*** Opening Listed entries ***
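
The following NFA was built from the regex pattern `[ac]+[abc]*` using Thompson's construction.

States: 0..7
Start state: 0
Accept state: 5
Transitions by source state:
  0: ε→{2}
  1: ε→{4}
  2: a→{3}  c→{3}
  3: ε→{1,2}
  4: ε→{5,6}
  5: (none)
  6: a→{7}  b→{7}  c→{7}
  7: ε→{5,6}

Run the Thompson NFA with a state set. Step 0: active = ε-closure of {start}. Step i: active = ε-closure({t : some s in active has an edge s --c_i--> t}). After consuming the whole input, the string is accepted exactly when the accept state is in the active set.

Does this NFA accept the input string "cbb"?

Answer: ACCEPT

Derivation:
initial (ε-close {0}): {0,2}
'c' @ 1: {1,2,3,4,5,6}  [accepting]
'b' @ 2: {5,6,7}  [accepting]
'b' @ 3: {5,6,7}  [accepting]
after full input: {5,6,7}  (accept=5 in)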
*** Closing Listed entries ***
** Problem description **
Retype, exactly and only, the lines running from the one with "Accept state: 5" through the final line of the listing above.

** Answer section **
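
Accept state: 5
Transitions by source state:
  0: ε→{2}
  1: ε→{4}
  2: a→{3}  c→{3}
  3: ε→{1,2}
  4: ε→{5,6}
  5: (none)
  6: a→{7}  b→{7}  c→{7}
  7: ε→{5,6}

Run the Thompson NFA with a state set. Step 0: active = ε-closure of {start}. Step i: active = ε-closure({t : some s in active has an edge s --c_i--> t}). After consuming the whole input, the string is accepted exactly when the accept state is in the active set.

Does this NFA accept the input string "cbb"?

Answer: ACCEPT

Derivation:
initial (ε-close {0}): {0,2}
'c' @ 1: {1,2,3,4,5,6}  [accepting]
'b' @ 2: {5,6,7}  [accepting]
'b' @ 3: {5,6,7}  [accepting]
after full input: {5,6,7}  (accept=5 in)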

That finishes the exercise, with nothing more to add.